- **Directions**
Every line in the listing should be set down again verbatim.

#####

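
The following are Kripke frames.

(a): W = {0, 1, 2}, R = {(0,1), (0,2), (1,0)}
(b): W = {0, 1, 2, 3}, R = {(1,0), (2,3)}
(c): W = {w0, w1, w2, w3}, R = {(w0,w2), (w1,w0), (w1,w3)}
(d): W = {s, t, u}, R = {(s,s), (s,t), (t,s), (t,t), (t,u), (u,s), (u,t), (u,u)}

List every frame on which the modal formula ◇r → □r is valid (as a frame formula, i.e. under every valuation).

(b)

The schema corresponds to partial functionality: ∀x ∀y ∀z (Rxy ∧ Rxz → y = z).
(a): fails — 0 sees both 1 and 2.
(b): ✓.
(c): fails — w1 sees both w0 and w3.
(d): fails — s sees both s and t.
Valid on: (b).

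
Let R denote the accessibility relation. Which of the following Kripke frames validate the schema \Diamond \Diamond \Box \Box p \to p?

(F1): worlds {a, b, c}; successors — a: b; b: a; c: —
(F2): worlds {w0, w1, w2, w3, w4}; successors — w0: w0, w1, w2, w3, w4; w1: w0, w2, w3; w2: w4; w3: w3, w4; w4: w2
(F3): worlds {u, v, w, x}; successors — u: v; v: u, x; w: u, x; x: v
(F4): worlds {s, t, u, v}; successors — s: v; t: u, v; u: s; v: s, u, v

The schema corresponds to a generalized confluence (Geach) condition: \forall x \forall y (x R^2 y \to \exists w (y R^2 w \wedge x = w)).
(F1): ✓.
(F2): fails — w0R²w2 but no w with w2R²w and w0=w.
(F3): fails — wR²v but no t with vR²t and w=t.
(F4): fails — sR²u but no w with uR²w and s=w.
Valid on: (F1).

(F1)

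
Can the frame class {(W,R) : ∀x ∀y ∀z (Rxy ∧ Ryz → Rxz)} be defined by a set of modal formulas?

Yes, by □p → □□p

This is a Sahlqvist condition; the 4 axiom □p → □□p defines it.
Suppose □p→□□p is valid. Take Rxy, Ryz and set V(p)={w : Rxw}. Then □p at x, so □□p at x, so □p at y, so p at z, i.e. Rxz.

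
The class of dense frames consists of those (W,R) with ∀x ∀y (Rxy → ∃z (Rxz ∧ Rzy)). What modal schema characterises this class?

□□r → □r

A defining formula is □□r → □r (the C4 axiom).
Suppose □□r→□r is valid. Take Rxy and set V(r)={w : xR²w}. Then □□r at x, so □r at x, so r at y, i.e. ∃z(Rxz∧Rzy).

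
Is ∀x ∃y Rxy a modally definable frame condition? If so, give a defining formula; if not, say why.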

#####

- **Exercise output**
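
The following are Kripke frames.

(a): W = {0, 1, 2}, R = {(0,1), (0,2), (1,0)}
(b): W = {0, 1, 2, 3}, R = {(1,0), (2,3)}
(c): W = {w0, w1, w2, w3}, R = {(w0,w2), (w1,w0), (w1,w3)}
(d): W = {s, t, u}, R = {(s,s), (s,t), (t,s), (t,t), (t,u), (u,s), (u,t), (u,u)}

List every frame on which the modal formula ◇r → □r is valid (as a frame formula, i.e. under every valuation).

(b)

The schema corresponds to partial functionality: ∀x ∀y ∀z (Rxy ∧ Rxz → y = z).
(a): fails — 0 sees both 1 and 2.
(b): ✓.
(c): fails — w1 sees both w0 and w3.
(d): fails — s sees both s and t.
Valid on: (b).

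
Let R denote the accessibility relation. Which of the following Kripke frames validate the schema \Diamond \Diamond \Box \Box p \to p?

(F1): worlds {a, b, c}; successors — a: b; b: a; c: —
(F2): worlds {w0, w1, w2, w3, w4}; successors — w0: w0, w1, w2, w3, w4; w1: w0, w2, w3; w2: w4; w3: w3, w4; w4: w2
(F3): worlds {u, v, w, x}; successors — u: v; v: u, x; w: u, x; x: v
(F4): worlds {s, t, u, v}; successors — s: v; t: u, v; u: s; v: s, u, v

The schema corresponds to a generalized confluence (Geach) condition: \forall x \forall y (x R^2 y \to \exists w (y R^2 w \wedge x = w)).
(F1): ✓.
(F2): fails — w0R²w2 but no w with w2R²w and w0=w.
(F3): fails — wR²v but no t with vR²t and w=t.
(F4): fails — sR²u but no w with uR²w and s=w.
Valid on: (F1).

(F1)

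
Can the frame class {(W,R) : ∀x ∀y ∀z (Rxy ∧ Ryz → Rxz)} be defined by a set of modal formulas?

Yes, by □p → □□p

This is a Sahlqvist condition; the 4 axiom □p → □□p defines it.
Suppose □p→□□p is valid. Take Rxy, Ryz and set V(p)={w : Rxw}. Then □p at x, so □□p at x, so □p at y, so p at z, i.e. Rxz.

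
The class of dense frames consists of those (W,R) with ∀x ∀y (Rxy → ∃z (Rxz ∧ Rzy)). What modal schema characterises this class?

□□r → □r

A defining formula is □□r → □r (the C4 axiom).
Suppose □□r→□r is valid. Take Rxy and set V(r)={w : xR²w}. Then □□r at x, so □r at x, so r at y, i.e. ∃z(Rxz∧Rzy).

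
Is ∀x ∃y Rxy a modally definable frame condition? If so, give a defining formula; if not, say why.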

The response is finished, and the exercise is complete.